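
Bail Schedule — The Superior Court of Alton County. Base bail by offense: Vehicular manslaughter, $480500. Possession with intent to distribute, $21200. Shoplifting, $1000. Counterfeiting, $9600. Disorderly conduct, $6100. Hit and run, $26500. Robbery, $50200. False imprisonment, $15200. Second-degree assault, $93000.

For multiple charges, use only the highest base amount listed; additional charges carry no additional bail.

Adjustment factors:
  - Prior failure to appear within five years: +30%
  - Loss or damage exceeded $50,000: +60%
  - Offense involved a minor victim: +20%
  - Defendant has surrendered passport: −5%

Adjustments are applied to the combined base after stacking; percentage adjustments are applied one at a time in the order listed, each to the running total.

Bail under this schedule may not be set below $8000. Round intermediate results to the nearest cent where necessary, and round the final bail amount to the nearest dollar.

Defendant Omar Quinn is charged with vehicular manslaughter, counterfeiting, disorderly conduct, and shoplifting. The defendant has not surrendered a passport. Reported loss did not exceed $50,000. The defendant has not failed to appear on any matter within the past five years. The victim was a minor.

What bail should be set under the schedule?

$576600

Base amounts from the schedule: vehicular manslaughter $480500; counterfeiting $9600; disorderly conduct $6100; shoplifting $1000.
Stacking rule: use the highest base only. Highest is vehicular manslaughter at $480500. Combined base = $480500.
Offense involved a minor victim (+20%): $480500 × 1.2 = $576600.
$576600 is at or above the $8000 minimum.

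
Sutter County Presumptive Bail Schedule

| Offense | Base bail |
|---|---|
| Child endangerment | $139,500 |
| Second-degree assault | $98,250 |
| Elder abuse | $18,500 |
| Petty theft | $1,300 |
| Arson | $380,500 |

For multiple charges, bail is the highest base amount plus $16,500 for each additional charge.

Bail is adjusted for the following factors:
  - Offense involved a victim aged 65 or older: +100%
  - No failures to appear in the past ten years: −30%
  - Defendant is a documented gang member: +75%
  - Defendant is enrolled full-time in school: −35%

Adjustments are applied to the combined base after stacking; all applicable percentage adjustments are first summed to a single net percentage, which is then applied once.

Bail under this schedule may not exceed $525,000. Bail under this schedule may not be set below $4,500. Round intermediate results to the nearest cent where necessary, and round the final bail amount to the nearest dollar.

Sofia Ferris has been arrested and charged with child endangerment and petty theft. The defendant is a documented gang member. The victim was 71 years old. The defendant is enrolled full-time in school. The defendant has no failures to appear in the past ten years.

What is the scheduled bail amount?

$327,600

Base amounts from the schedule: child endangerment $139,500; petty theft $1,300.
Stacking rule: highest base plus $16,500 per additional charge. Highest is child endangerment at $139,500; 1 additional charge → +$16,500. Combined base = $156,000.
Net percentage adjustment: +100% −30% +75% −35% = +110%. $156,000 × 2.1 = $327,600.
$327,600 is within the $525,000 maximum.
$327,600 is at or above the $4,500 minimum.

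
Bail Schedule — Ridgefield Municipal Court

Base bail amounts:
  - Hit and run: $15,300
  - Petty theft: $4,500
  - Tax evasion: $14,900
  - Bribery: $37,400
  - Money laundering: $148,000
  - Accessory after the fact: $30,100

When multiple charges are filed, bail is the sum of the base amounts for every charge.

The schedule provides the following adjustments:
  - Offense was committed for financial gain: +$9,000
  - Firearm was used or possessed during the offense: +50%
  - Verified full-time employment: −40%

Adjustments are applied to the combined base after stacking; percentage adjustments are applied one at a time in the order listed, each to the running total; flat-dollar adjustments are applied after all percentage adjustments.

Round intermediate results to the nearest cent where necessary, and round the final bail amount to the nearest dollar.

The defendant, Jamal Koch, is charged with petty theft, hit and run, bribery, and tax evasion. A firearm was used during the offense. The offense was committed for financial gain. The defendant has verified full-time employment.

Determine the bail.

$73,890

Base amounts from the schedule: petty theft $4,500; hit and run $15,300; bribery $37,400; tax evasion $14,900.
Stacking rule: sum of all bases. $4,500 + $15,300 + $37,400 + $14,900 = $72,100.
Firearm was used or possessed during the offense (+50%): $72,100 × 1.5 = $108,150.
Verified full-time employment (−40%): $108,150 × 0.6 = $64,890.
Offense was committed for financial gain (+$9,000 flat): $64,890 + $9,000 = $73,890.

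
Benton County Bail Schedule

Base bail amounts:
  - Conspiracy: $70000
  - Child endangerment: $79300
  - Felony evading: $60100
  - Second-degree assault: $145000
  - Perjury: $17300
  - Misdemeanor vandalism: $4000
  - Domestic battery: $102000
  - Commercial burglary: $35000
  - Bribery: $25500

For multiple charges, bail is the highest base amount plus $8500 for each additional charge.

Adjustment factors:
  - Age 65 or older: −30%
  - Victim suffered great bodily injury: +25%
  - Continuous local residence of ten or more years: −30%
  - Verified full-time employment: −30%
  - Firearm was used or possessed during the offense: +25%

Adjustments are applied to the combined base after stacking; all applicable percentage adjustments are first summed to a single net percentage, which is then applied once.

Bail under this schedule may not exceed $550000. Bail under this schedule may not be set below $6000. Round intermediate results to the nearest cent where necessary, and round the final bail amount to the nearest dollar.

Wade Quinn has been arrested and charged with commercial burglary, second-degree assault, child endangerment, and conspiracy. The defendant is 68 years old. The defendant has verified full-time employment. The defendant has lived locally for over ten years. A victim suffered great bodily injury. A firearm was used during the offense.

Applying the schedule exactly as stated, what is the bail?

Base amounts from the schedule: commercial burglary $35000; second-degree assault $145000; child endangerment $79300; conspiracy $70000.
Stacking rule: highest base plus $8500 per additional charge. Highest is second-degree assault at $145000; 3 additional charges → +$25500. Combined base = $170500.
Net percentage adjustment: −30% +25% −30% −30% +25% = −40%. $170500 × 0.6 = $102300.
$102300 is within the $550000 maximum.
$102300 is at or above the $6000 minimum.

$102300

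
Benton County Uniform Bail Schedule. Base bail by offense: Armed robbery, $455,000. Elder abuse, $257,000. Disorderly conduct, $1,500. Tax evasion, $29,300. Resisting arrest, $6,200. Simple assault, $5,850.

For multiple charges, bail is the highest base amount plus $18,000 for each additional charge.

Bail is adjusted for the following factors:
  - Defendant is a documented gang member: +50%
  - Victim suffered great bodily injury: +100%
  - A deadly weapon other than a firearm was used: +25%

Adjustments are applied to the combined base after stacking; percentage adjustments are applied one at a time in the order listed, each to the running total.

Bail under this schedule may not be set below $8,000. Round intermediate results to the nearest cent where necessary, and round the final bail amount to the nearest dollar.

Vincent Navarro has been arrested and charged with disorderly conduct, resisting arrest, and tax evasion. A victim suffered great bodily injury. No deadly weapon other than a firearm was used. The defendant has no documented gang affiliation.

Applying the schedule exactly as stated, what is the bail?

$130,600

Base amounts from the schedule: disorderly conduct $1,500; resisting arrest $6,200; tax evasion $29,300.
Stacking rule: highest base plus $18,000 per additional charge. Highest is tax evasion at $29,300; 2 additional charges → +$36,000. Combined base = $65,300.
Victim suffered great bodily injury (+100%): $65,300 × 2 = $130,600.
$130,600 is at or above the $8,000 minimum.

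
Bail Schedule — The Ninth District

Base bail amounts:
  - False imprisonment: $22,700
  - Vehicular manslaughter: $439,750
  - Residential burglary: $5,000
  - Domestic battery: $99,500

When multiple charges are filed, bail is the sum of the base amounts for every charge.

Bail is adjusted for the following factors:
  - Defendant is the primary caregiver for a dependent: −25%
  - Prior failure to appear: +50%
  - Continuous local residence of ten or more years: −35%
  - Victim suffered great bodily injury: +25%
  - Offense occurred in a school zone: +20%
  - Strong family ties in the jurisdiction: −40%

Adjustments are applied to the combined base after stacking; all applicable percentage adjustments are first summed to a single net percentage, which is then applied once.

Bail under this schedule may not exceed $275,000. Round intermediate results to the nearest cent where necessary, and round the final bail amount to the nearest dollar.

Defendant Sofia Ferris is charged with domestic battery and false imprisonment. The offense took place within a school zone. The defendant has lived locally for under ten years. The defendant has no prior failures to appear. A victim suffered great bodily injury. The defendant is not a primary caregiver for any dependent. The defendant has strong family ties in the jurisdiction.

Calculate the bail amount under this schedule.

$128,310

Base amounts from the schedule: domestic battery $99,500; false imprisonment $22,700.
Stacking rule: sum of all bases. $99,500 + $22,700 = $122,200.
Net percentage adjustment: +25% +20% −40% = +5%. $122,200 × 1.05 = $128,310.
$128,310 is within the $275,000 maximum.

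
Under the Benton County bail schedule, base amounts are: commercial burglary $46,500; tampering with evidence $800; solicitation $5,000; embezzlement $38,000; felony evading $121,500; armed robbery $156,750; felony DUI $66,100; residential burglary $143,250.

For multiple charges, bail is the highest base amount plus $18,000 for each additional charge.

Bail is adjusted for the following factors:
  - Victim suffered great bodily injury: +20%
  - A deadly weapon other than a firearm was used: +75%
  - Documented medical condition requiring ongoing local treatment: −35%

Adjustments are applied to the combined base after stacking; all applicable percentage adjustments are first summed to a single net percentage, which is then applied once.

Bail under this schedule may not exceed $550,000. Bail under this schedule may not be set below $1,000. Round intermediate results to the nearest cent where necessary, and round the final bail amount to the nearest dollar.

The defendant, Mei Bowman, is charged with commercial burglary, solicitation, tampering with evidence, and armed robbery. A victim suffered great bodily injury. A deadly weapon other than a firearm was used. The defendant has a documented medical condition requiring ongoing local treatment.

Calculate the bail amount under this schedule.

$337,200

Base amounts from the schedule: commercial burglary $46,500; solicitation $5,000; tampering with evidence $800; armed robbery $156,750.
Stacking rule: highest base plus $18,000 per additional charge. Highest is armed robbery at $156,750; 3 additional charges → +$54,000. Combined base = $210,750.
Net percentage adjustment: +20% +75% −35% = +60%. $210,750 × 1.6 = $337,200.
$337,200 is within the $550,000 maximum.
$337,200 is at or above the $1,000 minimum.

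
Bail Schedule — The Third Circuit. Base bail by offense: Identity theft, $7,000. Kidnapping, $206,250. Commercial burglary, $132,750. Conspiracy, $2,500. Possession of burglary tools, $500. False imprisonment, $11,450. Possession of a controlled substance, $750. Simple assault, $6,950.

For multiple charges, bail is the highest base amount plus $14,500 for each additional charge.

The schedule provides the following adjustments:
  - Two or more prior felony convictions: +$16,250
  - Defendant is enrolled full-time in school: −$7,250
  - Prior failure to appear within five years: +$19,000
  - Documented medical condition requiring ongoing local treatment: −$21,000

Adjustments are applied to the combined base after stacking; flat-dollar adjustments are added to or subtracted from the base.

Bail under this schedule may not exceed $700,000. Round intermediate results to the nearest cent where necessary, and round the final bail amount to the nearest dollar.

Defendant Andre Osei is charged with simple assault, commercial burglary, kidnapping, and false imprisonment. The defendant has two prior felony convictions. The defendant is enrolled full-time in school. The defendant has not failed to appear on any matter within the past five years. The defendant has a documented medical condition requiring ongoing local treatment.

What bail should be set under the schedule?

$237,750

Base amounts from the schedule: simple assault $6,950; commercial burglary $132,750; kidnapping $206,250; false imprisonment $11,450.
Stacking rule: highest base plus $14,500 per additional charge. Highest is kidnapping at $206,250; 3 additional charges → +$43,500. Combined base = $249,750.
Two or more prior felony convictions (+$16,250 flat): $249,750 + $16,250 = $266,000.
Defendant is enrolled full-time in school (−$7,250 flat): $266,000 − $7,250 = $258,750.
Documented medical condition requiring ongoing local treatment (−$21,000 flat): $258,750 − $21,000 = $237,750.
$237,750 is within the $700,000 maximum.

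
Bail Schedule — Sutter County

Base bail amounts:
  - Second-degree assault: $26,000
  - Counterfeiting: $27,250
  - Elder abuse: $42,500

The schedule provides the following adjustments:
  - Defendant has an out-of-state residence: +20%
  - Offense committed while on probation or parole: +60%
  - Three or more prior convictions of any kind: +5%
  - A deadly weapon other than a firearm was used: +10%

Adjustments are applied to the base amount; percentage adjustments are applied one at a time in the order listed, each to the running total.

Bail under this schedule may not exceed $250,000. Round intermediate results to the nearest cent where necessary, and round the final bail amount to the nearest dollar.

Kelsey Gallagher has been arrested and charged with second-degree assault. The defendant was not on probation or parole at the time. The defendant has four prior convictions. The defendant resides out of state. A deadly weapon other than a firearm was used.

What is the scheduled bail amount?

$36,036

Base amounts from the schedule: second-degree assault $26,000.
Single charge. Combined base = $26,000.
Defendant has an out-of-state residence (+20%): $26,000 × 1.2 = $31,200.
Three or more prior convictions of any kind (+5%): $31,200 × 1.05 = $32,760.
A deadly weapon other than a firearm was used (+10%): $32,760 × 1.1 = $36,036.
$36,036 is within the $250,000 maximum.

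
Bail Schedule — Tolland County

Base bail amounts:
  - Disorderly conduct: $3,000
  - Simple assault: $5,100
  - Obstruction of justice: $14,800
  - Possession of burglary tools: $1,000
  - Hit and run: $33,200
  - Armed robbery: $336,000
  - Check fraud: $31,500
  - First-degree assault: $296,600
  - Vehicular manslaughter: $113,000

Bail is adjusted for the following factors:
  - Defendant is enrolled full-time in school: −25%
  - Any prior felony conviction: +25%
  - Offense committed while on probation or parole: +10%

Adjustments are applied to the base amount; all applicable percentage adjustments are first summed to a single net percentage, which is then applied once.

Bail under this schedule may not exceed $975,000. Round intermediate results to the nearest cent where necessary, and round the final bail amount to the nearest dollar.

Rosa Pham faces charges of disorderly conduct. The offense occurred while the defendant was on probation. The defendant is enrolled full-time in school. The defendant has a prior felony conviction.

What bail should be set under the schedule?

$3,300

Base amounts from the schedule: disorderly conduct $3,000.
Single charge. Combined base = $3,000.
Net percentage adjustment: −25% +25% +10% = +10%. $3,000 × 1.1 = $3,300.
$3,300 is within the $975,000 maximum.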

-- Task brief --
From the entries above, extract only the lines running from the one containing "Bail under this schedule may not exceed $550000." through the one containing "Wade Quinn has", inclusive.

-- Completed exercise --
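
Bail under this schedule may not exceed $550000. Bail under this schedule may not be set below $6000. Round intermediate results to the nearest cent where necessary, and round the final bail amount to the nearest dollar.

Wade Quinn has been arrested and charged with commercial burglary, second-degree assault, child endangerment, and conspiracy. The defendant is 68 years old. The defendant has verified full-time employment. The defendant has lived locally for over ten years. A victim suffered great bodily injury. A firearm was used during the offense.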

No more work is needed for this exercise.